(Data extracted from a collection)
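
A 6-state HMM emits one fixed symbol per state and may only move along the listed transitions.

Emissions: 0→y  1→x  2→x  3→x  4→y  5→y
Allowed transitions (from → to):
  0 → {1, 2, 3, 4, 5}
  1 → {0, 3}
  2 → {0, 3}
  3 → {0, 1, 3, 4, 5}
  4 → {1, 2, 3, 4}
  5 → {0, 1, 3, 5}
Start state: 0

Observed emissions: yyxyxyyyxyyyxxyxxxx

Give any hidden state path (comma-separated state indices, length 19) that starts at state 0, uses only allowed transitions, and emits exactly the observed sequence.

0,5,1,0,1,0,4,4,3,5,5,0,2,3,5,1,3,3,3

  pos 0: y in {0,4,5}, choose 0; start
  pos 1: y in {0,4,5}, choose 5; 0->5 ok
  pos 2: x in {1,2,3}, choose 1; 5->1 ok
  pos 3: y in {0,4,5}, choose 0; 1->0 ok
  pos 4: x in {1,2,3}, choose 1; 0->1 ok
  pos 5: y in {0,4,5}, choose 0; 1->0 ok
  pos 6: y in {0,4,5}, choose 4; 0->4 ok
  pos 7: y in {0,4,5}, choose 4; 4->4 ok
  pos 8: x in {1,2,3}, choose 3; 4->3 ok
  pos 9: y in {0,4,5}, choose 5; 3->5 ok
  pos 10: y in {0,4,5}, choose 5; 5->5 ok
  pos 11: y in {0,4,5}, choose 0; 5->0 ok
  pos 12: x in {1,2,3}, choose 2; 0->2 ok
  pos 13: x in {1,2,3}, choose 3; 2->3 ok
  pos 14: y in {0,4,5}, choose 5; 3->5 ok
  pos 15: x in {1,2,3}, choose 1; 5->1 ok
  pos 16: x in {1,2,3}, choose 3; 1->3 ok
  pos 17: x in {1,2,3}, choose 3; 3->3 ok
  pos 18: x in {1,2,3}, choose 3; 3->3 ok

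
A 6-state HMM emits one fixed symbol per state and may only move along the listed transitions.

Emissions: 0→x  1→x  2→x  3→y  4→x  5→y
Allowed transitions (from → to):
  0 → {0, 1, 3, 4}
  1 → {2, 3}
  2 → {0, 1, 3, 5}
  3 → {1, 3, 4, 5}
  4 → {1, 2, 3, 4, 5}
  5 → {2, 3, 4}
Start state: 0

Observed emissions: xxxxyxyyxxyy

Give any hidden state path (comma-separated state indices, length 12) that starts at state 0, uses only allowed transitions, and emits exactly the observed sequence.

0,4,2,1,3,4,5,3,1,2,3,3

  [0] x  {0,1,2,4}  => 0  start
  [1] x  {0,1,2,4}  => 4  0->4 ok
  [2] x  {0,1,2,4}  => 2  4->2 ok
  [3] x  {0,1,2,4}  => 1  2->1 ok
  [4] y  {3,5}  => 3  1->3 ok
  [5] x  {0,1,2,4}  => 4  3->4 ok
  [6] y  {3,5}  => 5  4->5 ok
  [7] y  {3,5}  => 3  5->3 ok
  [8] x  {0,1,2,4}  => 1  3->1 ok
  [9] x  {0,1,2,4}  => 2  1->2 ok
  [10] y  {3,5}  => 3  2->3 ok
  [11] y  {3,5}  => 3  3->3 ok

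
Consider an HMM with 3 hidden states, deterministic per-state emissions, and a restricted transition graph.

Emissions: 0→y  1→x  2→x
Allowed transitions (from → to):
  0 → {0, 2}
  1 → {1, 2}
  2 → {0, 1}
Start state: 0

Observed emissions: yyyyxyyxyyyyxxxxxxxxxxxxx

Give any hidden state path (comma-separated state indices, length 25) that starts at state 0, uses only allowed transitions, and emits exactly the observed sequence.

0,0,0,0,2,0,0,2,0,0,0,0,2,1,2,1,1,1,1,1,2,1,1,2,1

  0: obs=y cand={0} pick 0 [start]
  1: obs=y cand={0} pick 0 [0->0 ok]
  2: obs=y cand={0} pick 0 [0->0 ok]
  3: obs=y cand={0} pick 0 [0->0 ok]
  4: obs=x cand={1,2} pick 2 [0->2 ok]
  5: obs=y cand={0} pick 0 [2->0 ok]
  6: obs=y cand={0} pick 0 [0->0 ok]
  7: obs=x cand={1,2} pick 2 [0->2 ok]
  8: obs=y cand={0} pick 0 [2->0 ok]
  9: obs=y cand={0} pick 0 [0->0 ok]
  10: obs=y cand={0} pick 0 [0->0 ok]
  11: obs=y cand={0} pick 0 [0->0 ok]
  12: obs=x cand={1,2} pick 2 [0->2 ok]
  13: obs=x cand={1,2} pick 1 [2->1 ok]
  14: obs=x cand={1,2} pick 2 [1->2 ok]
  15: obs=x cand={1,2} pick 1 [2->1 ok]
  16: obs=x cand={1,2} pick 1 [1->1 ok]
  17: obs=x cand={1,2} pick 1 [1->1 ok]
  18: obs=x cand={1,2} pick 1 [1->1 ok]
  19: obs=x cand={1,2} pick 1 [1->1 ok]
  20: obs=x cand={1,2} pick 2 [1->2 ok]
  21: obs=x cand={1,2} pick 1 [2->1 ok]
  22: obs=x cand={1,2} pick 1 [1->1 ok]
  23: obs=x cand={1,2} pick 2 [1->2 ok]
  24: obs=x cand={1,2} pick 1 [2->1 ok]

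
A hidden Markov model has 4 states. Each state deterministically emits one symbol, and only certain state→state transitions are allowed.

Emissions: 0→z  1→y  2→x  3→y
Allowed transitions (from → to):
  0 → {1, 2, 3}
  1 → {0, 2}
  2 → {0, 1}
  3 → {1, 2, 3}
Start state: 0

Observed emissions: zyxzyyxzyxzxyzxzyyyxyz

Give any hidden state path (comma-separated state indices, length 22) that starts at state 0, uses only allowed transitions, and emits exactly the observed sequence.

  [0] z  {0}  => 0  start
  [1] y  {1,3}  => 3  0->3 ok
  [2] x  {2}  => 2  3->2 ok
  [3] z  {0}  => 0  2->0 ok
  [4] y  {1,3}  => 3  0->3 ok
  [5] y  {1,3}  => 3  3->3 ok
  [6] x  {2}  => 2  3->2 ok
  [7] z  {0}  => 0  2->0 ok
  [8] y  {1,3}  => 1  0->1 ok
  [9] x  {2}  => 2  1->2 ok
  [10] z  {0}  => 0  2->0 ok
  [11] x  {2}  => 2  0->2 ok
  [12] y  {1,3}  => 1  2->1 ok
  [13] z  {0}  => 0  1->0 ok
  [14] x  {2}  => 2  0->2 ok
  [15] z  {0}  => 0  2->0 ok
  [16] y  {1,3}  => 3  0->3 ok
  [17] y  {1,3}  => 3  3->3 ok
  [18] y  {1,3}  => 1  3->1 ok
  [19] x  {2}  => 2  1->2 ok
  [20] y  {1,3}  => 1  2->1 ok
  [21] z  {0}  => 0  1->0 ok

0,3,2,0,3,3,2,0,1,2,0,2,1,0,2,0,3,3,1,2,1,0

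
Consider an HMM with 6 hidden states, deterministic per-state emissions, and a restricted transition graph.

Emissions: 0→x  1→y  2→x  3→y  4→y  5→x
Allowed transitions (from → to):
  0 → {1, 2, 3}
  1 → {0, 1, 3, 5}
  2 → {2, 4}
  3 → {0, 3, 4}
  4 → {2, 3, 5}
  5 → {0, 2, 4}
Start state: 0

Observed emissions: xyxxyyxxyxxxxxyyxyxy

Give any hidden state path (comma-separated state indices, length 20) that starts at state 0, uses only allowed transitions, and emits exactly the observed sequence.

  0: obs=x cand={0,2,5} pick 0 [start]
  1: obs=y cand={1,3,4} pick 1 [0->1 ok]
  2: obs=x cand={0,2,5} pick 5 [1->5 ok]
  3: obs=x cand={0,2,5} pick 0 [5->0 ok]
  4: obs=y cand={1,3,4} pick 1 [0->1 ok]
  5: obs=y cand={1,3,4} pick 1 [1->1 ok]
  6: obs=x cand={0,2,5} pick 0 [1->0 ok]
  7: obs=x cand={0,2,5} pick 2 [0->2 ok]
  8: obs=y cand={1,3,4} pick 4 [2->4 ok]
  9: obs=x cand={0,2,5} pick 5 [4->5 ok]
  10: obs=x cand={0,2,5} pick 2 [5->2 ok]
  11: obs=x cand={0,2,5} pick 2 [2->2 ok]
  12: obs=x cand={0,2,5} pick 2 [2->2 ok]
  13: obs=x cand={0,2,5} pick 2 [2->2 ok]
  14: obs=y cand={1,3,4} pick 4 [2->4 ok]
  15: obs=y cand={1,3,4} pick 3 [4->3 ok]
  16: obs=x cand={0,2,5} pick 0 [3->0 ok]
  17: obs=y cand={1,3,4} pick 1 [0->1 ok]
  18: obs=x cand={0,2,5} pick 0 [1->0 ok]
  19: obs=y cand={1,3,4} pick 3 [0->3 ok]

0,1,5,0,1,1,0,2,4,5,2,2,2,2,4,3,0,1,0,3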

THE PROBLEM – Reproduce exactly the lines from the beginning of the entries above up to and including the line that contains "Observed emissions: yyxyxyyyxyyyxxyxxxx".

TASK SOLUTION –
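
A 6-state HMM emits one fixed symbol per state and may only move along the listed transitions.

Emissions: 0→y  1→x  2→x  3→x  4→y  5→y
Allowed transitions (from → to):
  0 → {1, 2, 3, 4, 5}
  1 → {0, 3}
  2 → {0, 3}
  3 → {0, 1, 3, 4, 5}
  4 → {1, 2, 3, 4}
  5 → {0, 1, 3, 5}
Start state: 0

Observed emissions: yyxyxyyyxyyyxxyxxxx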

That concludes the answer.